"""

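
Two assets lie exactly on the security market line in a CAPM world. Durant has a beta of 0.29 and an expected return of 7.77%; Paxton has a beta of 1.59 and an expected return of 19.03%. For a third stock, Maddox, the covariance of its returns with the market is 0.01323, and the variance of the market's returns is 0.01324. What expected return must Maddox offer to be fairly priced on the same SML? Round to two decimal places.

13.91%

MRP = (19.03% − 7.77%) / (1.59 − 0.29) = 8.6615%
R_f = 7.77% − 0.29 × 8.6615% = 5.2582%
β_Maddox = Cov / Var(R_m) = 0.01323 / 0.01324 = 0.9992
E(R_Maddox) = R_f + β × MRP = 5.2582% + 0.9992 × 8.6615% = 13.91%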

"""

Exercise requirements –
Every entry, from first to last, is to be reproduced exactly.

Exercise result –
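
Two assets lie exactly on the security market line in a CAPM world. Durant has a beta of 0.29 and an expected return of 7.77%; Paxton has a beta of 1.59 and an expected return of 19.03%. For a third stock, Maddox, the covariance of its returns with the market is 0.01323, and the variance of the market's returns is 0.01324. What expected return must Maddox offer to be fairly priced on the same SML? Round to two decimal places.

13.91%

MRP = (19.03% − 7.77%) / (1.59 − 0.29) = 8.6615%
R_f = 7.77% − 0.29 × 8.6615% = 5.2582%
β_Maddox = Cov / Var(R_m) = 0.01323 / 0.01324 = 0.9992
E(R_Maddox) = R_f + β × MRP = 5.2582% + 0.9992 × 8.6615% = 13.91%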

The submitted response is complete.